Work required: Please set down only the lines between the line containing "The electricity surcharge" and the end of the records, inclusive, exactly as they stand.

##### Given records

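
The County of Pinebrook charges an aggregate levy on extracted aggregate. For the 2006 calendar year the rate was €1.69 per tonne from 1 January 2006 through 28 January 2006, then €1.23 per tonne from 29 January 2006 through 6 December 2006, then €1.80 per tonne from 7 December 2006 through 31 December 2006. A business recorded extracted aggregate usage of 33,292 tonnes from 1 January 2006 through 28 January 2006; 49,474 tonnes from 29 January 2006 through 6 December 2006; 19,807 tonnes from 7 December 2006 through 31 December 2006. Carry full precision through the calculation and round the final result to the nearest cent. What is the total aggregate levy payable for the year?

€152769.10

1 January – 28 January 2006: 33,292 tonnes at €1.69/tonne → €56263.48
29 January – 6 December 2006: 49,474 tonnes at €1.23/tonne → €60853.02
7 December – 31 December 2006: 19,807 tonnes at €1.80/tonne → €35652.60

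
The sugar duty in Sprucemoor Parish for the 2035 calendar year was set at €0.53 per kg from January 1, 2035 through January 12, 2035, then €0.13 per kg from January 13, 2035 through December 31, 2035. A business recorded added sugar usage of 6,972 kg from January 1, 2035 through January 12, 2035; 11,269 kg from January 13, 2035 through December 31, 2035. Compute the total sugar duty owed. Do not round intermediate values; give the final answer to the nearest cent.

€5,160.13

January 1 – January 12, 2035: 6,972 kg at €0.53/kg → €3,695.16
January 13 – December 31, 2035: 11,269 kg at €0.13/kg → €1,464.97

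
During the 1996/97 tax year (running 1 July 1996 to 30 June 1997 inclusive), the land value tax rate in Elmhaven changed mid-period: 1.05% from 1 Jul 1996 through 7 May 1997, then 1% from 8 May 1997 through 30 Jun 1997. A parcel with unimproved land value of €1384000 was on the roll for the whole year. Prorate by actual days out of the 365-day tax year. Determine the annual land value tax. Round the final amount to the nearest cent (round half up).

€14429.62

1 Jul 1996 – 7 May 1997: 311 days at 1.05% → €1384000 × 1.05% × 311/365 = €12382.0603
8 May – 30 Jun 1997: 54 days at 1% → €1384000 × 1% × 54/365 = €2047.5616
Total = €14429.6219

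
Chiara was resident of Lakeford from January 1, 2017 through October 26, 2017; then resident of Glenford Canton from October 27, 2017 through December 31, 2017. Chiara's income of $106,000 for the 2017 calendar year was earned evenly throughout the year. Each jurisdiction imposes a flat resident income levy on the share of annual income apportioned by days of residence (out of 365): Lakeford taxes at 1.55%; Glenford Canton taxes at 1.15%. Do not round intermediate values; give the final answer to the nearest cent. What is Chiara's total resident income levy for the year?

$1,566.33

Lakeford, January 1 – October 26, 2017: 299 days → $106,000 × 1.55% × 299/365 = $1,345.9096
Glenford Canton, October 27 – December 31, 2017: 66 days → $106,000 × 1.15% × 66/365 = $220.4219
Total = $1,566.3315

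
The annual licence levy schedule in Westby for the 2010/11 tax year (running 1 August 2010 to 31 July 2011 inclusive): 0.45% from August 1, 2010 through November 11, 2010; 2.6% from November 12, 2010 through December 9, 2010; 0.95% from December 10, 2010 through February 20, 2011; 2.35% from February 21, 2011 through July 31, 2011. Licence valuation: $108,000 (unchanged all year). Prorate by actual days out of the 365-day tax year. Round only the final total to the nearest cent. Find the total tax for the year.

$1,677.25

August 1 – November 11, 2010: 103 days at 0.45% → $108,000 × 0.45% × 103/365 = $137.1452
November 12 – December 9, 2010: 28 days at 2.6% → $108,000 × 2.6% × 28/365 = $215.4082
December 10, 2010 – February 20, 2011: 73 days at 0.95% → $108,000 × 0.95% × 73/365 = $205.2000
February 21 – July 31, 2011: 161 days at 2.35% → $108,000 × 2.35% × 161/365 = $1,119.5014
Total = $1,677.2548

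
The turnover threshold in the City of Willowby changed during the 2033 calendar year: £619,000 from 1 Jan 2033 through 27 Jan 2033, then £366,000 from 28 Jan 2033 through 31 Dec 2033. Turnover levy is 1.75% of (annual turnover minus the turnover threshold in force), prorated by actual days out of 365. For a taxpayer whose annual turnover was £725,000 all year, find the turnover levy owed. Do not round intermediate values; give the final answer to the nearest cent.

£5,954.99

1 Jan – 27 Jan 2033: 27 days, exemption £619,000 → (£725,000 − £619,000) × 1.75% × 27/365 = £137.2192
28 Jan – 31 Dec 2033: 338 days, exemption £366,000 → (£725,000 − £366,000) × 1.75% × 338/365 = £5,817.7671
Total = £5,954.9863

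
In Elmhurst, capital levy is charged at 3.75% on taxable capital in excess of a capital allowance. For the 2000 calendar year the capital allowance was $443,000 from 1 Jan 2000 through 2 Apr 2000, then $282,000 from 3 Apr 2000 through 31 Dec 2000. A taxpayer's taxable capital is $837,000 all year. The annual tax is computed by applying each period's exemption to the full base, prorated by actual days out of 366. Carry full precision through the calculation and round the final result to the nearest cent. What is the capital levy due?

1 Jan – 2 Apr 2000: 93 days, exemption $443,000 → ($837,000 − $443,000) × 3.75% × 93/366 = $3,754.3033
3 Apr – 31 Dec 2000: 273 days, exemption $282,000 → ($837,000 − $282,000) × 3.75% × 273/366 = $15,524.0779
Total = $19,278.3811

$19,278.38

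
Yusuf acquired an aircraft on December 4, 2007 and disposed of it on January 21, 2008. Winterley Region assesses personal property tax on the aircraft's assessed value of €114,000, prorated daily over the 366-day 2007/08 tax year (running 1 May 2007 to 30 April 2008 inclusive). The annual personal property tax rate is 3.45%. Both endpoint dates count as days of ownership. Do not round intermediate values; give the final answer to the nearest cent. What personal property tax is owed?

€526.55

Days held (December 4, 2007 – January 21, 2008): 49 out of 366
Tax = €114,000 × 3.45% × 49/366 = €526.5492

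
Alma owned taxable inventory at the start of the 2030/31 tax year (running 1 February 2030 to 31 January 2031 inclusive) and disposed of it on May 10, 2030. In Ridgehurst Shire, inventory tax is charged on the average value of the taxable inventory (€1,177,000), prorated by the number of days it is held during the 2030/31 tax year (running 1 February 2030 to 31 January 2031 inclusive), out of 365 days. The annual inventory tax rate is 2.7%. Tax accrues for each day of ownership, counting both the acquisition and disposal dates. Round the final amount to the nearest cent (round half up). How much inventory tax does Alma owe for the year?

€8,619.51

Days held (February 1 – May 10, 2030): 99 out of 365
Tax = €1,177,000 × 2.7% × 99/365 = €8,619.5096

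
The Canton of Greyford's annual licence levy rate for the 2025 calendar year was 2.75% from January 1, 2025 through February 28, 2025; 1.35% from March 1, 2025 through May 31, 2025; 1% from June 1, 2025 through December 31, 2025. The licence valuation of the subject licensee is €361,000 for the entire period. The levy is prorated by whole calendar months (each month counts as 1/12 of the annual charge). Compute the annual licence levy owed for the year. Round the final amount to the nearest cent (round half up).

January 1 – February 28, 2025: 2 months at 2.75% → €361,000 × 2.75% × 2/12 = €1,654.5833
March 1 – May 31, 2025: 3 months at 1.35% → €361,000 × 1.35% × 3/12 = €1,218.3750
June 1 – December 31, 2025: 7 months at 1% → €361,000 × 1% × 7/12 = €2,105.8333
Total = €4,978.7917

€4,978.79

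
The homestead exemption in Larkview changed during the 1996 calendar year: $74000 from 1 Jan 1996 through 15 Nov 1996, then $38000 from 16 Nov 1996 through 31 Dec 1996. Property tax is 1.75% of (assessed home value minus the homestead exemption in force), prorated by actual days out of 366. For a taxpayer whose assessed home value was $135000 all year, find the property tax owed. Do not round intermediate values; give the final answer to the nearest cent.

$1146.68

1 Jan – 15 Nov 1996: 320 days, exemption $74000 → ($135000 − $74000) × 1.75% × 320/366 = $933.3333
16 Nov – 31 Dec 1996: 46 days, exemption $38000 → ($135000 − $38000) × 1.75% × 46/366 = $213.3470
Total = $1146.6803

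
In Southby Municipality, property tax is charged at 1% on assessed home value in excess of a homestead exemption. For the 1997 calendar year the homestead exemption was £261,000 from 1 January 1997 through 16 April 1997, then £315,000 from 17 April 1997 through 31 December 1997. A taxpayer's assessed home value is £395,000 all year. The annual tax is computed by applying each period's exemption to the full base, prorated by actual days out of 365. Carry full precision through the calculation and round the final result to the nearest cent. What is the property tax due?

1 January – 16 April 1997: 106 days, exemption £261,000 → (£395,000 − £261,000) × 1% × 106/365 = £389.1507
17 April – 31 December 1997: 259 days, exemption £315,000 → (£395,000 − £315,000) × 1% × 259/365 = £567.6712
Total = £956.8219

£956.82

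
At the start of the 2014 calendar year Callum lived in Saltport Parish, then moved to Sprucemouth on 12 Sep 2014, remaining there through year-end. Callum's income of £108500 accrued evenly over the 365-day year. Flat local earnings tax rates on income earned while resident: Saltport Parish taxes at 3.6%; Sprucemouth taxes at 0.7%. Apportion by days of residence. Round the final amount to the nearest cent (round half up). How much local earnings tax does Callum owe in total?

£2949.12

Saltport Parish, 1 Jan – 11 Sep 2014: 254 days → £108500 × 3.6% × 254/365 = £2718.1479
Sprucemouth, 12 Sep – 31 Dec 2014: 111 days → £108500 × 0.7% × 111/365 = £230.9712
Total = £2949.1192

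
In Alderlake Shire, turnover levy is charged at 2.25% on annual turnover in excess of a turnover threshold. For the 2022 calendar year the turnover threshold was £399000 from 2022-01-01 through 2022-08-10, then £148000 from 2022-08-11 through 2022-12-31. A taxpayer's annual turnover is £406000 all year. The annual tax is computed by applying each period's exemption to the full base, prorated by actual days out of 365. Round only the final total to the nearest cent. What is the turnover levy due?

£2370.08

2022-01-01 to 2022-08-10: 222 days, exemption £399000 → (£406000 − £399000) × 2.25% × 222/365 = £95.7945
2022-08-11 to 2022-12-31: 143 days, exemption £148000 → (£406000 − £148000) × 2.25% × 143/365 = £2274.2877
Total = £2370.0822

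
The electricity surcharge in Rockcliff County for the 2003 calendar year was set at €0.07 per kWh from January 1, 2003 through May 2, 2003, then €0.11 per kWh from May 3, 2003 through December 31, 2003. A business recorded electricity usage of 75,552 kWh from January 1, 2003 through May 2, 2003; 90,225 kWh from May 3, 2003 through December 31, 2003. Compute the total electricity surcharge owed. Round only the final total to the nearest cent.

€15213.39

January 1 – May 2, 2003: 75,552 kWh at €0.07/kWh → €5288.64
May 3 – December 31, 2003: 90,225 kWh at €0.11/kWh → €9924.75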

##########

Exercise answer:
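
The electricity surcharge in Rockcliff County for the 2003 calendar year was set at €0.07 per kWh from January 1, 2003 through May 2, 2003, then €0.11 per kWh from May 3, 2003 through December 31, 2003. A business recorded electricity usage of 75,552 kWh from January 1, 2003 through May 2, 2003; 90,225 kWh from May 3, 2003 through December 31, 2003. Compute the total electricity surcharge owed. Round only the final total to the nearest cent.

€15213.39

January 1 – May 2, 2003: 75,552 kWh at €0.07/kWh → €5288.64
May 3 – December 31, 2003: 90,225 kWh at €0.11/kWh → €9924.75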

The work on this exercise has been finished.